BEGIN Data
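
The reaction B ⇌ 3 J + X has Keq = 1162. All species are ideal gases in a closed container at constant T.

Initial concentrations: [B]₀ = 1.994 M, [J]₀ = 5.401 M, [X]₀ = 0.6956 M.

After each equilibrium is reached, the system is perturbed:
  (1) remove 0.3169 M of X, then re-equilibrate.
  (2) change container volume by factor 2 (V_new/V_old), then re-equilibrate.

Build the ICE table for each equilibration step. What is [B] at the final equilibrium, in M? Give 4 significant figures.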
END Data
BEGIN Data
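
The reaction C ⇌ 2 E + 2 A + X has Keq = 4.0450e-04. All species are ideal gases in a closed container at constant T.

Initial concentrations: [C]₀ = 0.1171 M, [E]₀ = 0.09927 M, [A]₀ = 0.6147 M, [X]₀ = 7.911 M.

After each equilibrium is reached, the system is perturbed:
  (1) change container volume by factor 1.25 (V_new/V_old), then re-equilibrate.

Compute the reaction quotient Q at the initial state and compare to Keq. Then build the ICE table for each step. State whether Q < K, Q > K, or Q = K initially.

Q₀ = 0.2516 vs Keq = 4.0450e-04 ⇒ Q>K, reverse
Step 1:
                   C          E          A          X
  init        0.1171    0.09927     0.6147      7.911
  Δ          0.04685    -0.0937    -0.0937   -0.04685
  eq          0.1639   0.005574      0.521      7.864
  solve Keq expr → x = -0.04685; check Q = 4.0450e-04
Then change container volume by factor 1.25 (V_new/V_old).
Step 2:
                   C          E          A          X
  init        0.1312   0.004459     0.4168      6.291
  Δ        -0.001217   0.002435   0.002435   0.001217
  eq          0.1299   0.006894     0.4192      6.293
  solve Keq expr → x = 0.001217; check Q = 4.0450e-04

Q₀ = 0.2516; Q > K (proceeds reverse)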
END Data
- Exercise objective
When you reach the line with "The reaction C" in the records above, start writing out lines exactly, and stop once the line with "Initial concentrations: [C]₀" has been written; include nothing else.

- Response to this task
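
The reaction C ⇌ 2 E + 2 A + X has Keq = 4.0450e-04. All species are ideal gases in a closed container at constant T.

Initial concentrations: [C]₀ = 0.1171 M, [E]₀ = 0.09927 M, [A]₀ = 0.6147 M, [X]₀ = 7.911 M.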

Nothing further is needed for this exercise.